Give back every record exactly as written.

====

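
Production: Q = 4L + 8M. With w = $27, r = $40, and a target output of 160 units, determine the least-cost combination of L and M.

The inputs are perfect substitutes, so the firm uses whichever has the lower cost per unit of output.
Cost per unit of output via L is w/4 = 6.75; via M it is r/8 = 5. M is cheaper.
Producing Q = 160 with M alone: L = 0, M = 20.

L* = 0, M* = 20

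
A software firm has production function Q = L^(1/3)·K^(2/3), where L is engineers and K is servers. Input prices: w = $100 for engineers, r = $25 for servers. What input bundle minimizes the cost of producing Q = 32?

Cost minimization requires the marginal rate of technical substitution to equal the input-price ratio: MP_L/MP_K = w/r.
Here MP_L/MP_K = (1/3)·(K/L)/(2/3) = 0.5·(K/L). Setting this equal to 100/25 = 4 gives K = 8L.
Substituting into Q = 32: L^(1/3)·(8L)^(2/3) = 32.
Solving, L = 8 and K = 64.

L* = 8, K* = 64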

====

■ WRITTEN RESPONSE
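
Production: Q = 4L + 8M. With w = $27, r = $40, and a target output of 160 units, determine the least-cost combination of L and M.

The inputs are perfect substitutes, so the firm uses whichever has the lower cost per unit of output.
Cost per unit of output via L is w/4 = 6.75; via M it is r/8 = 5. M is cheaper.
Producing Q = 160 with M alone: L = 0, M = 20.

L* = 0, M* = 20

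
A software firm has production function Q = L^(1/3)·K^(2/3), where L is engineers and K is servers. Input prices: w = $100 for engineers, r = $25 for servers. What input bundle minimizes the cost of producing Q = 32?

Cost minimization requires the marginal rate of technical substitution to equal the input-price ratio: MP_L/MP_K = w/r.
Here MP_L/MP_K = (1/3)·(K/L)/(2/3) = 0.5·(K/L). Setting this equal to 100/25 = 4 gives K = 8L.
Substituting into Q = 32: L^(1/3)·(8L)^(2/3) = 32.
Solving, L = 8 and K = 64.

L* = 8, K* = 64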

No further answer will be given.